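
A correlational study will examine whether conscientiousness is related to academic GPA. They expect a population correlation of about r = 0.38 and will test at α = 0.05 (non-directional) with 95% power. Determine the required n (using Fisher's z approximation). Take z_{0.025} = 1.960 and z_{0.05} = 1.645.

Fisher's z: C = ½·ln((1+r)/(1−r)) = ½·ln(2.2258) = 0.4001.
n = ((z_{α/2} + z_β)/C)² + 3.
(1.960 + 1.645) / 0.4001 = 3.605 / 0.4001 = 9.010.
n = 9.010² + 3 = 81.18 + 3 = 84.2.
Round up.

n = 85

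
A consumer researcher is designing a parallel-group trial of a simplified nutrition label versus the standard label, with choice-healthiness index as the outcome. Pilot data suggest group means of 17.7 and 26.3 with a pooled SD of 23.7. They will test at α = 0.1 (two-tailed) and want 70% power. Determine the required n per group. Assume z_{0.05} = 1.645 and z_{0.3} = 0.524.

n = 72 per group

Cohen's d = |M₁ − M₂| / SD_pooled = |17.7 − 26.3| / 23.7 = 8.6 / 23.7 = 0.363.
For two independent groups with equal n: n = 2·((z_{α/2} + z_β) / d)².
z_{α/2} + z_β = 1.645 + 0.524 = 2.169.
n = 2 × (2.169 / 0.363)² = 2 × 5.975² = 2 × 35.70 = 71.4.
Round up to the next whole participant.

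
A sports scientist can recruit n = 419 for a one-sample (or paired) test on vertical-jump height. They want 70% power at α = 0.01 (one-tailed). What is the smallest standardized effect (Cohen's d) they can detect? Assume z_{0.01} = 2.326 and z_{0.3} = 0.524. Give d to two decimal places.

d_min ≈ 0.14

For a single sample (or paired design) of n = 419: d_min = (z_{α} + z_β)/√n.
z-sum = 2.326 + 0.524 = 2.850.
d_min = 2.850 / √419 = 2.850 / 20.469 = 0.139.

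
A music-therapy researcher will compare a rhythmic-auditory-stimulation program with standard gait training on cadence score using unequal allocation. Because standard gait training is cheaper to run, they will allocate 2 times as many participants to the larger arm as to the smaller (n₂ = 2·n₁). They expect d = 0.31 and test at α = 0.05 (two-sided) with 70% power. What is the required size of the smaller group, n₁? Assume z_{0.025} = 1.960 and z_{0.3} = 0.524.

With allocation ratio k = n₂/n₁ = 2, Var(x̄₁−x̄₂) = σ²(1/n₁ + 1/(k·n₁)) = σ²·(k+1)/(k·n₁).
So n₁ = (1 + 1/k)·((z_{α/2} + z_β)/d)² = 1.500 × (2.484/0.31)².
n₁ = 1.500 × 64.21 = 96.3.
Round up: n₁ = 97, giving n₂ = 2 × 97 = 194.

n₁ = 97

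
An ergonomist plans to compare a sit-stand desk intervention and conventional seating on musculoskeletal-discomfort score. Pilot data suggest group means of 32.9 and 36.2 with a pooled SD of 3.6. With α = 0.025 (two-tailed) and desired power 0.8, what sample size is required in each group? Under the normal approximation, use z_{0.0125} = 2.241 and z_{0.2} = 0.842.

n = 23 per group

Cohen's d = |M₁ − M₂| / SD_pooled = |32.9 − 36.2| / 3.6 = 3.3 / 3.6 = 0.917.
For two independent groups with equal n: n = 2·((z_{α/2} + z_β) / d)².
z_{α/2} + z_β = 2.241 + 0.842 = 3.083.
n = 2 × (3.083 / 0.917)² = 2 × 3.362² = 2 × 11.30 = 22.6.
Round up to the next whole participant.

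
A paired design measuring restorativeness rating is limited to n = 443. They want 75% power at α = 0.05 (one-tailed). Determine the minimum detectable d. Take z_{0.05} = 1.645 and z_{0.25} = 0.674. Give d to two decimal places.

d_min ≈ 0.11

For a single sample (or paired design) of n = 443: d_min = (z_{α} + z_β)/√n.
z-sum = 1.645 + 0.674 = 2.319.
d_min = 2.319 / √443 = 2.319 / 21.048 = 0.110.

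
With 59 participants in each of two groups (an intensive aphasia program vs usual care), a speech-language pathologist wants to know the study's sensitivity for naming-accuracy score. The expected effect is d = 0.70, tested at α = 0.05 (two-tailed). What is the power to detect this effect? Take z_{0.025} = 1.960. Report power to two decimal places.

For two equal groups, power = Φ(d·√(n/2) − z_{α/2}).
d·√(n/2) = 0.70 × √(59/2) = 0.70 × 5.431 = 3.802.
z_β = 3.802 − 1.960 = 1.842.
Power = Φ(1.842) = 0.967.

power ≈ 0.97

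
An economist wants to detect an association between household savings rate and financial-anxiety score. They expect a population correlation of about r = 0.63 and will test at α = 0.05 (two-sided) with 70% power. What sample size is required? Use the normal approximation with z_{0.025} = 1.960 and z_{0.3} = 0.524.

Fisher's z: C = ½·ln((1+r)/(1−r)) = ½·ln(4.4054) = 0.7414.
n = ((z_{α/2} + z_β)/C)² + 3.
(1.960 + 0.524) / 0.7414 = 2.484 / 0.7414 = 3.350.
n = 3.350² + 3 = 11.23 + 3 = 14.2.
Round up.

n = 15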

#####

All of the material above needs to be transcribed verbatim.

> [REPLY]
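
A correlational study will examine whether conscientiousness is related to academic GPA. They expect a population correlation of about r = 0.38 and will test at α = 0.05 (non-directional) with 95% power. Determine the required n (using Fisher's z approximation). Take z_{0.025} = 1.960 and z_{0.05} = 1.645.

Fisher's z: C = ½·ln((1+r)/(1−r)) = ½·ln(2.2258) = 0.4001.
n = ((z_{α/2} + z_β)/C)² + 3.
(1.960 + 1.645) / 0.4001 = 3.605 / 0.4001 = 9.010.
n = 9.010² + 3 = 81.18 + 3 = 84.2.
Round up.

n = 85

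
A consumer researcher is designing a parallel-group trial of a simplified nutrition label versus the standard label, with choice-healthiness index as the outcome. Pilot data suggest group means of 17.7 and 26.3 with a pooled SD of 23.7. They will test at α = 0.1 (two-tailed) and want 70% power. Determine the required n per group. Assume z_{0.05} = 1.645 and z_{0.3} = 0.524.

n = 72 per group

Cohen's d = |M₁ − M₂| / SD_pooled = |17.7 − 26.3| / 23.7 = 8.6 / 23.7 = 0.363.
For two independent groups with equal n: n = 2·((z_{α/2} + z_β) / d)².
z_{α/2} + z_β = 1.645 + 0.524 = 2.169.
n = 2 × (2.169 / 0.363)² = 2 × 5.975² = 2 × 35.70 = 71.4.
Round up to the next whole participant.

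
A sports scientist can recruit n = 419 for a one-sample (or paired) test on vertical-jump height. They want 70% power at α = 0.01 (one-tailed). What is the smallest standardized effect (Cohen's d) they can detect? Assume z_{0.01} = 2.326 and z_{0.3} = 0.524. Give d to two decimal places.

d_min ≈ 0.14

For a single sample (or paired design) of n = 419: d_min = (z_{α} + z_β)/√n.
z-sum = 2.326 + 0.524 = 2.850.
d_min = 2.850 / √419 = 2.850 / 20.469 = 0.139.

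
A music-therapy researcher will compare a rhythmic-auditory-stimulation program with standard gait training on cadence score using unequal allocation. Because standard gait training is cheaper to run, they will allocate 2 times as many participants to the larger arm as to the smaller (n₂ = 2·n₁). They expect d = 0.31 and test at α = 0.05 (two-sided) with 70% power. What is the required size of the smaller group, n₁? Assume z_{0.025} = 1.960 and z_{0.3} = 0.524.

With allocation ratio k = n₂/n₁ = 2, Var(x̄₁−x̄₂) = σ²(1/n₁ + 1/(k·n₁)) = σ²·(k+1)/(k·n₁).
So n₁ = (1 + 1/k)·((z_{α/2} + z_β)/d)² = 1.500 × (2.484/0.31)².
n₁ = 1.500 × 64.21 = 96.3.
Round up: n₁ = 97, giving n₂ = 2 × 97 = 194.

n₁ = 97

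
An ergonomist plans to compare a sit-stand desk intervention and conventional seating on musculoskeletal-discomfort score. Pilot data suggest group means of 32.9 and 36.2 with a pooled SD of 3.6. With α = 0.025 (two-tailed) and desired power 0.8, what sample size is required in each group? Under the normal approximation, use z_{0.0125} = 2.241 and z_{0.2} = 0.842.

n = 23 per group

Cohen's d = |M₁ − M₂| / SD_pooled = |32.9 − 36.2| / 3.6 = 3.3 / 3.6 = 0.917.
For two independent groups with equal n: n = 2·((z_{α/2} + z_β) / d)².
z_{α/2} + z_β = 2.241 + 0.842 = 3.083.
n = 2 × (3.083 / 0.917)² = 2 × 3.362² = 2 × 11.30 = 22.6.
Round up to the next whole participant.

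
A paired design measuring restorativeness rating is limited to n = 443. They want 75% power at α = 0.05 (one-tailed). Determine the minimum detectable d. Take z_{0.05} = 1.645 and z_{0.25} = 0.674. Give d to two decimal places.

d_min ≈ 0.11

For a single sample (or paired design) of n = 443: d_min = (z_{α} + z_β)/√n.
z-sum = 1.645 + 0.674 = 2.319.
d_min = 2.319 / √443 = 2.319 / 21.048 = 0.110.

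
With 59 participants in each of two groups (an intensive aphasia program vs usual care), a speech-language pathologist wants to know the study's sensitivity for naming-accuracy score. The expected effect is d = 0.70, tested at α = 0.05 (two-tailed). What is the power to detect this effect? Take z_{0.025} = 1.960. Report power to two decimal places.

For two equal groups, power = Φ(d·√(n/2) − z_{α/2}).
d·√(n/2) = 0.70 × √(59/2) = 0.70 × 5.431 = 3.802.
z_β = 3.802 − 1.960 = 1.842.
Power = Φ(1.842) = 0.967.

power ≈ 0.97

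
An economist wants to detect an association between household savings rate and financial-anxiety score. They expect a population correlation of about r = 0.63 and will test at α = 0.05 (two-sided) with 70% power. What sample size is required? Use the normal approximation with z_{0.025} = 1.960 and z_{0.3} = 0.524.

Fisher's z: C = ½·ln((1+r)/(1−r)) = ½·ln(4.4054) = 0.7414.
n = ((z_{α/2} + z_β)/C)² + 3.
(1.960 + 0.524) / 0.7414 = 2.484 / 0.7414 = 3.350.
n = 3.350² + 3 = 11.23 + 3 = 14.2.
Round up.

n = 15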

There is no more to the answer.